====== Supplied entries ======
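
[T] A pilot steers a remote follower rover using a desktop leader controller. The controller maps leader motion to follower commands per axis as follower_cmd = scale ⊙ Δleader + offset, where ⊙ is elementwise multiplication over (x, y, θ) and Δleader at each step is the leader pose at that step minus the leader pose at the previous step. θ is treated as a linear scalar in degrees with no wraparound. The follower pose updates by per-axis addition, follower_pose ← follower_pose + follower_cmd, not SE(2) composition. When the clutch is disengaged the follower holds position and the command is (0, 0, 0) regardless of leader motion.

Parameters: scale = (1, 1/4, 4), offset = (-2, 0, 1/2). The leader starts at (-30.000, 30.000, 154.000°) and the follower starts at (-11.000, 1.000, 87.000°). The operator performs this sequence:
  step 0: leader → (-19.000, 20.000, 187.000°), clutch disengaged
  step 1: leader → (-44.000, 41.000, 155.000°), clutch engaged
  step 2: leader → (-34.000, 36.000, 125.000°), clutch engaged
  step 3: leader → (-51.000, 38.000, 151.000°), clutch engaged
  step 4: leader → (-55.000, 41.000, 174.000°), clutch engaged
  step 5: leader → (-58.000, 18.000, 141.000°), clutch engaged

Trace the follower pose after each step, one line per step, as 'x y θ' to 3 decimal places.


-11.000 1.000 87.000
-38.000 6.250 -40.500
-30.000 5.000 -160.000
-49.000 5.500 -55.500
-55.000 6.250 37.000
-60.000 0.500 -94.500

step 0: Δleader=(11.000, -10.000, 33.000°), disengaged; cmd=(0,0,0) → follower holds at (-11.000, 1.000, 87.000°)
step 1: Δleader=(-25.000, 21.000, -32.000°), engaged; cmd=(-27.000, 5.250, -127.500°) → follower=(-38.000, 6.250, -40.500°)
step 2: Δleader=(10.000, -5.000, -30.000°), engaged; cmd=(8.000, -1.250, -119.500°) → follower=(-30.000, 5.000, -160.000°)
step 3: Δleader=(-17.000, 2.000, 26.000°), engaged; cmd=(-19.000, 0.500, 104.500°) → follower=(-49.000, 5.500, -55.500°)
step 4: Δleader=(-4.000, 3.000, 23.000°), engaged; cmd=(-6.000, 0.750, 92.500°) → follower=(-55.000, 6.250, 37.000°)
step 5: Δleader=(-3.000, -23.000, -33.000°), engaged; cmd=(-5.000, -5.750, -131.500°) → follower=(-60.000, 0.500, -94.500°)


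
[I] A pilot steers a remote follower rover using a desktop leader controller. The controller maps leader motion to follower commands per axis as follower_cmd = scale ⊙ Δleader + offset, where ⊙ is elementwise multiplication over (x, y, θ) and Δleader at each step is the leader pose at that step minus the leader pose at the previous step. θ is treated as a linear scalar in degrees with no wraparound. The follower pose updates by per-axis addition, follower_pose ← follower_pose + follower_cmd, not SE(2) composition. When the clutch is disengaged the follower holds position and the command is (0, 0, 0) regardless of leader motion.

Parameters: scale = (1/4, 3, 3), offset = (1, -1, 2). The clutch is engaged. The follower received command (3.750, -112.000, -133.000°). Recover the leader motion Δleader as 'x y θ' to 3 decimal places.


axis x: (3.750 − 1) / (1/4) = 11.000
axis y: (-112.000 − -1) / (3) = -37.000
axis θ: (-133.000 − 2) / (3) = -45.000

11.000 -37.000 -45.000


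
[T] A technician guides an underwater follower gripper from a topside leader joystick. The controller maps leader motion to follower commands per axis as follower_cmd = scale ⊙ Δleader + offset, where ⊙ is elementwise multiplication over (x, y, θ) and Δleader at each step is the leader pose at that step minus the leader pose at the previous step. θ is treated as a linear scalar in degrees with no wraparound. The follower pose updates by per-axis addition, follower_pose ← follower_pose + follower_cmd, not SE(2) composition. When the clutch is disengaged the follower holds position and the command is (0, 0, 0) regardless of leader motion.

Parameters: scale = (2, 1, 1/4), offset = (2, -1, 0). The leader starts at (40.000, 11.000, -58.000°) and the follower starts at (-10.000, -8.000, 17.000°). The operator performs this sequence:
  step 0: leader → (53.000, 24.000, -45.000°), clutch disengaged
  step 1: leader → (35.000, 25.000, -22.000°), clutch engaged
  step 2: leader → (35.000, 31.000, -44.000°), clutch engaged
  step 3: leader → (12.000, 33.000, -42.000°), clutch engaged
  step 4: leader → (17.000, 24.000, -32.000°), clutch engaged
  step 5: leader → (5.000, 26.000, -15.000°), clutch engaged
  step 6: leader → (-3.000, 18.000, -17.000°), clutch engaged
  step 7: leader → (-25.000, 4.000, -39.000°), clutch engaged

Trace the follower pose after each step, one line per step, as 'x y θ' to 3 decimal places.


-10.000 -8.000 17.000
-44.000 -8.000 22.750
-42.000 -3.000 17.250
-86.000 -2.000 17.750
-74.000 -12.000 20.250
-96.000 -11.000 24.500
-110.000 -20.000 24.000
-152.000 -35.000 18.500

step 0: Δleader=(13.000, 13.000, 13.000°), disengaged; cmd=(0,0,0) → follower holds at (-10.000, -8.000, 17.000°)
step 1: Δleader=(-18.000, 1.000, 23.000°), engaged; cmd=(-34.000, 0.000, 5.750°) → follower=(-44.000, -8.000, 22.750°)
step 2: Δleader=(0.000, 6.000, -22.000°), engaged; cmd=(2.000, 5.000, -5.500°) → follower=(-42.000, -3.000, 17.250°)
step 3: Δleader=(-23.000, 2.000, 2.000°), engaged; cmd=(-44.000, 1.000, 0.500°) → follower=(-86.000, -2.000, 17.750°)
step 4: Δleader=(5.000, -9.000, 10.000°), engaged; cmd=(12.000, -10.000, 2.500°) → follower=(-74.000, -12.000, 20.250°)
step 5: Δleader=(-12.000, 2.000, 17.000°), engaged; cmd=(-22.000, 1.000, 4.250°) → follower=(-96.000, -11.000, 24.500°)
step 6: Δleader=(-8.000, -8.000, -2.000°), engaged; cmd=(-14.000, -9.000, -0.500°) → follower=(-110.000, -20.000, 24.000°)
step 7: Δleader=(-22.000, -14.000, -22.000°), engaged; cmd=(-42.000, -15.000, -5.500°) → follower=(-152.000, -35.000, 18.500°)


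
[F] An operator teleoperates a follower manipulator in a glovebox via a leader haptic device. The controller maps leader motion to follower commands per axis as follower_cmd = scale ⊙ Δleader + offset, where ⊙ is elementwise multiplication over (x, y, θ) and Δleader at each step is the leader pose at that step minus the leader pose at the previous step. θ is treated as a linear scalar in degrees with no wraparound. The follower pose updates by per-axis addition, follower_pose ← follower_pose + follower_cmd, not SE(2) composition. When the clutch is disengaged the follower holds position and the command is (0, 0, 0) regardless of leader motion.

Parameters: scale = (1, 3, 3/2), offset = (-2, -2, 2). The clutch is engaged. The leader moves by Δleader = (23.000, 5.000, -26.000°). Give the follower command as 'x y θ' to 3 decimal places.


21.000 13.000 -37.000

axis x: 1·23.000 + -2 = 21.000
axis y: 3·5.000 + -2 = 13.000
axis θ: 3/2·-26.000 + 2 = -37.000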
======
====== Supplied entries ======
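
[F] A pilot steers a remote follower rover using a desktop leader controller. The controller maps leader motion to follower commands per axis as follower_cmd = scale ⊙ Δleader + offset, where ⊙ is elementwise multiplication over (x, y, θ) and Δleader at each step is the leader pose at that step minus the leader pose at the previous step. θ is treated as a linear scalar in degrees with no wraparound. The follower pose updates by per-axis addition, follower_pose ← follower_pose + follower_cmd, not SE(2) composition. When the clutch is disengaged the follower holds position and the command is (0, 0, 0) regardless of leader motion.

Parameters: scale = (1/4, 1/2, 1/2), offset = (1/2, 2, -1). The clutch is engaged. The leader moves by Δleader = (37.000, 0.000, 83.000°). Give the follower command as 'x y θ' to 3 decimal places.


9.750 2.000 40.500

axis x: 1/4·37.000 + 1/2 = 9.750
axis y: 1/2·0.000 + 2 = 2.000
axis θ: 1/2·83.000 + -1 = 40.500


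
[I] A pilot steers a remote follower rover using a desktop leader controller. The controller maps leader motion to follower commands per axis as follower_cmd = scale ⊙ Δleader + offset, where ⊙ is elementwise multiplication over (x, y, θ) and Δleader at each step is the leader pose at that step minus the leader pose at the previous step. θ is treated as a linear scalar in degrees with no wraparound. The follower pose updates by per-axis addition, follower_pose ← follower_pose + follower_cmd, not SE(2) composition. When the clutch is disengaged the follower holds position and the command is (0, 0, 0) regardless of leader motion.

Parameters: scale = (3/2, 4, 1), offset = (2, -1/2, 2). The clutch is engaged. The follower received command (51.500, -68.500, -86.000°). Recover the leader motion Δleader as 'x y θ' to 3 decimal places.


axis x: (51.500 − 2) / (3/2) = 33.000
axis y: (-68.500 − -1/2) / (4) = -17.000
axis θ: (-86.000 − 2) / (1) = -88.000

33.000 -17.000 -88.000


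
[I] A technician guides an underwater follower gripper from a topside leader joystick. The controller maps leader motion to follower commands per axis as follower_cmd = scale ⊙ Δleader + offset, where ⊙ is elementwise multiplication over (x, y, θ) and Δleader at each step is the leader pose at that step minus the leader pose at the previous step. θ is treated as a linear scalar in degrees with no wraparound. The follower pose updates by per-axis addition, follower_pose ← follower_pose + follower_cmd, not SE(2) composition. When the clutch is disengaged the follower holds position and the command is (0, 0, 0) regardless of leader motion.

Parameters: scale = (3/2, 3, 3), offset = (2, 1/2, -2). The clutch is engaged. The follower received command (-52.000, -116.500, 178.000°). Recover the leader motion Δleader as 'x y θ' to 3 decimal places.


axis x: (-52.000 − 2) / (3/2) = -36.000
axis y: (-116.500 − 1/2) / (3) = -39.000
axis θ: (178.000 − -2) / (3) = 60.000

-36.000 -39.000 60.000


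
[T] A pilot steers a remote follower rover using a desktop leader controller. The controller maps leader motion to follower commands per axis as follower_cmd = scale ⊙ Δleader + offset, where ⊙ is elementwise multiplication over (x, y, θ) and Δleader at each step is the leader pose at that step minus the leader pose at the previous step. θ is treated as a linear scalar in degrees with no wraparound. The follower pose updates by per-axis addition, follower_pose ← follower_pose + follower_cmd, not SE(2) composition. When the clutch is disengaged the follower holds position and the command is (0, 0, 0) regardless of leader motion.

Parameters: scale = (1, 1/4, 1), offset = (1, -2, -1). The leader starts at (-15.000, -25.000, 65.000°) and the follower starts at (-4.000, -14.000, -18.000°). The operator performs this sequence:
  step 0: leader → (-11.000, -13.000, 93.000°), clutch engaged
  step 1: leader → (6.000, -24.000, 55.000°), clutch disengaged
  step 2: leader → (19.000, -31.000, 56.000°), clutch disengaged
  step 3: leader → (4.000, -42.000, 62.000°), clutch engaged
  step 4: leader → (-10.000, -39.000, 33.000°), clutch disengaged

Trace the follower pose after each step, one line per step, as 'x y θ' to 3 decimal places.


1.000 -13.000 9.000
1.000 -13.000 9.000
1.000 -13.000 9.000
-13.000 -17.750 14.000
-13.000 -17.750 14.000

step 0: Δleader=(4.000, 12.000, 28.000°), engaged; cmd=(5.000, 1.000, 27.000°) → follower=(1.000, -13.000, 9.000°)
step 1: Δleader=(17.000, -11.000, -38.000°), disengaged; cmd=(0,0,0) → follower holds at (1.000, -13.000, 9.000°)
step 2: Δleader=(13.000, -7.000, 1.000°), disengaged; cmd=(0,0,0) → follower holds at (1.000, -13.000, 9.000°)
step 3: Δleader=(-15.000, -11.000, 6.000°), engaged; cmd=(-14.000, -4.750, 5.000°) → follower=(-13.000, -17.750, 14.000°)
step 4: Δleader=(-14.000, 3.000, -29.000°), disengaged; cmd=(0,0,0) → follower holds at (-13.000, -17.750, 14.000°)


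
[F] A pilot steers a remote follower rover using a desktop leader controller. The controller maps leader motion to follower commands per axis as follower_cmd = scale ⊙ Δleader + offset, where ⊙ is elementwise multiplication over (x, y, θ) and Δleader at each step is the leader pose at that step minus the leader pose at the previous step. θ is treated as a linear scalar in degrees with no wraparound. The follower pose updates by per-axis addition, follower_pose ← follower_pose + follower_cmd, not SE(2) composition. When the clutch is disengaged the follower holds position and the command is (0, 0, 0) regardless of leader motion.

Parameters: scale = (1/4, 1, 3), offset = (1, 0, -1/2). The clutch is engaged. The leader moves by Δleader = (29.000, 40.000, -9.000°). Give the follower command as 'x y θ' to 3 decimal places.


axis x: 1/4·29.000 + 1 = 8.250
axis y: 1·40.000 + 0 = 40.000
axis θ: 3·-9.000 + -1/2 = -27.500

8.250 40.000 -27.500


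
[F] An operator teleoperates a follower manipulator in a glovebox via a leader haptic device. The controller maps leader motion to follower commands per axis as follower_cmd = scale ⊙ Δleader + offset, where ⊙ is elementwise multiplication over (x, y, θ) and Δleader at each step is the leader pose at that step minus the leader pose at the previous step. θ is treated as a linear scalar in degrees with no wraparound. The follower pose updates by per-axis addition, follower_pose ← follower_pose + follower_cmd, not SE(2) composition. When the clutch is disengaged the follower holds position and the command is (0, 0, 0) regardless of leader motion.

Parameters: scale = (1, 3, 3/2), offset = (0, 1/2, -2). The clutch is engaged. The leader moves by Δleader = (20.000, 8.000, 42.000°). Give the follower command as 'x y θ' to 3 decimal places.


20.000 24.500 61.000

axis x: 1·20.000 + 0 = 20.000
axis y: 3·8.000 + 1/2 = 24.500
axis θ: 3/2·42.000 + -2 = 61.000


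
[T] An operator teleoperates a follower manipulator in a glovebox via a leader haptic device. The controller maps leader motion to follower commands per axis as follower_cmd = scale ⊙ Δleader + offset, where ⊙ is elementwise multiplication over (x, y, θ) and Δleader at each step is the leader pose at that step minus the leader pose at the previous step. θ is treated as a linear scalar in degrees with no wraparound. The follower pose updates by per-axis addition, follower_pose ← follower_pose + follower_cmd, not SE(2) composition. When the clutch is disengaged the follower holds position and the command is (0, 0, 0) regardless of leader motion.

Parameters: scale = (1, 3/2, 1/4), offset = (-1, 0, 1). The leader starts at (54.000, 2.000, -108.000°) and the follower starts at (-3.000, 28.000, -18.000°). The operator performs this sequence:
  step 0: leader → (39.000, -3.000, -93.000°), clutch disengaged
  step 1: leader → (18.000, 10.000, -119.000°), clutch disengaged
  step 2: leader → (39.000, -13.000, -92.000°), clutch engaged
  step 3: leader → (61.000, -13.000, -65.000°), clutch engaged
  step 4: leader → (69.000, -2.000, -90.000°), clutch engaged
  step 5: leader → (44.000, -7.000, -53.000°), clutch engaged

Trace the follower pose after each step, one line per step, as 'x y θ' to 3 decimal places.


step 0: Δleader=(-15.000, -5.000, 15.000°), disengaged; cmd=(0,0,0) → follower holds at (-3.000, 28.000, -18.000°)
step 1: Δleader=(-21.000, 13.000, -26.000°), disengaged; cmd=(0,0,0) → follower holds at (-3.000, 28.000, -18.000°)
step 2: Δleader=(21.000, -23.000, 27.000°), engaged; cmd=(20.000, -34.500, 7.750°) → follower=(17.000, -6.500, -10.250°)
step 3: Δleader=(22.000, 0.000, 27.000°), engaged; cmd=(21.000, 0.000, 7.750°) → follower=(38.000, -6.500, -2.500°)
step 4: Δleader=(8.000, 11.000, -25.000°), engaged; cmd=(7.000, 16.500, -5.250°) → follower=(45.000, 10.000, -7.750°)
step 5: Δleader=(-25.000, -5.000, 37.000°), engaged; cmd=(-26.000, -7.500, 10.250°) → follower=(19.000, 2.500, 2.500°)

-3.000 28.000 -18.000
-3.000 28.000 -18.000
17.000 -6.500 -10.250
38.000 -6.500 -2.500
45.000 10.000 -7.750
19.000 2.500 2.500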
======
■ **What the task requires**: Using the entries above, give back exactly the line containing "step 4: leader → (-55.000, 41.000, 174.000°), clutch", the line containing "step 5: leader → (-58.000, 18.000, 141.000°), clutch", and every line between them, and nothing else.

■ **Solution to this task**:
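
  step 4: leader → (-55.000, 41.000, 174.000°), clutch engaged
  step 5: leader → (-58.000, 18.000, 141.000°), clutch engaged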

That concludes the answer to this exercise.